Go through the records below and write each one out again unchanged.
Start of SUPPLIED MATERIAL
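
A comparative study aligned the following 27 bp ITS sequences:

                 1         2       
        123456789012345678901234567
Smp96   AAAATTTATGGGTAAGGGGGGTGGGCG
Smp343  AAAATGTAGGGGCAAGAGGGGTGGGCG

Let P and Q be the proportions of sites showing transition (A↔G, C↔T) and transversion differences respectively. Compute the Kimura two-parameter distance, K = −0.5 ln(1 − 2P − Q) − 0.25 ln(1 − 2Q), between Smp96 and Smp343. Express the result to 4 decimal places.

Differing sites — 6:T/G (Tv); 9:T/G (Tv); 13:T/C (Ti); 17:G/A (Ti).
Of the 4 differences, 2 transitions and 2 transversions over 27 sites: P = 2/27 = 0.074074, Q = 2/27 = 0.074074.
d = −0.5·ln(0.777778) − 0.25·ln(0.851852) = −0.5·(-0.251314) − 0.25·(-0.160342) = 0.1657.

0.1657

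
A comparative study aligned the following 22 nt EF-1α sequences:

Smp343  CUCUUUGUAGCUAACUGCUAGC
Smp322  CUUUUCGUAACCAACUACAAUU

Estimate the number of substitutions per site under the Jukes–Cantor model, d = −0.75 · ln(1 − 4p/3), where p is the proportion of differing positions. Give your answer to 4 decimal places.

0.4975

The sequences differ at positions 3 (C/U), 6 (U/C), 10 (G/A), 12 (U/C), 17 (G/A), 19 (U/A), 21 (G/U), 22 (C/U).
p = 8/22 = 0.363636.
d = −0.75 · ln(1 − (4/3)·0.363636) = −0.75 · ln(0.515152) = −0.75 · (-0.663293) = 0.4975.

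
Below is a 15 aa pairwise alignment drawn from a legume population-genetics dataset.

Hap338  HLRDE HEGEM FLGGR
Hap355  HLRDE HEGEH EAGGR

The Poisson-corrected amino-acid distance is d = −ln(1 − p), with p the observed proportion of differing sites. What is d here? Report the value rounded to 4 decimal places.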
End of SUPPLIED MATERIAL
RESPONSE FOR THIS EXERCISE:
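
A comparative study aligned the following 27 bp ITS sequences:

                 1         2       
        123456789012345678901234567
Smp96   AAAATTTATGGGTAAGGGGGGTGGGCG
Smp343  AAAATGTAGGGGCAAGAGGGGTGGGCG

Let P and Q be the proportions of sites showing transition (A↔G, C↔T) and transversion differences respectively. Compute the Kimura two-parameter distance, K = −0.5 ln(1 − 2P − Q) − 0.25 ln(1 − 2Q), between Smp96 and Smp343. Express the result to 4 decimal places.

Differing sites — 6:T/G (Tv); 9:T/G (Tv); 13:T/C (Ti); 17:G/A (Ti).
Of the 4 differences, 2 transitions and 2 transversions over 27 sites: P = 2/27 = 0.074074, Q = 2/27 = 0.074074.
d = −0.5·ln(0.777778) − 0.25·ln(0.851852) = −0.5·(-0.251314) − 0.25·(-0.160342) = 0.1657.

0.1657

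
A comparative study aligned the following 22 nt EF-1α sequences:

Smp343  CUCUUUGUAGCUAACUGCUAGC
Smp322  CUUUUCGUAACCAACUACAAUU

Estimate the number of substitutions per site under the Jukes–Cantor model, d = −0.75 · ln(1 − 4p/3), where p is the proportion of differing positions. Give your answer to 4 decimal places.

0.4975

The sequences differ at positions 3 (C/U), 6 (U/C), 10 (G/A), 12 (U/C), 17 (G/A), 19 (U/A), 21 (G/U), 22 (C/U).
p = 8/22 = 0.363636.
d = −0.75 · ln(1 − (4/3)·0.363636) = −0.75 · ln(0.515152) = −0.75 · (-0.663293) = 0.4975.

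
Below is a 15 aa pairwise alignment drawn from a legume population-genetics dataset.

Hap338  HLRDE HEGEM FLGGR
Hap355  HLRDE HEGEH EAGGR

The Poisson-corrected amino-acid distance is d = −ln(1 − p), with p the observed proportion of differing sites. What is d here? Report the value rounded to 4 decimal places.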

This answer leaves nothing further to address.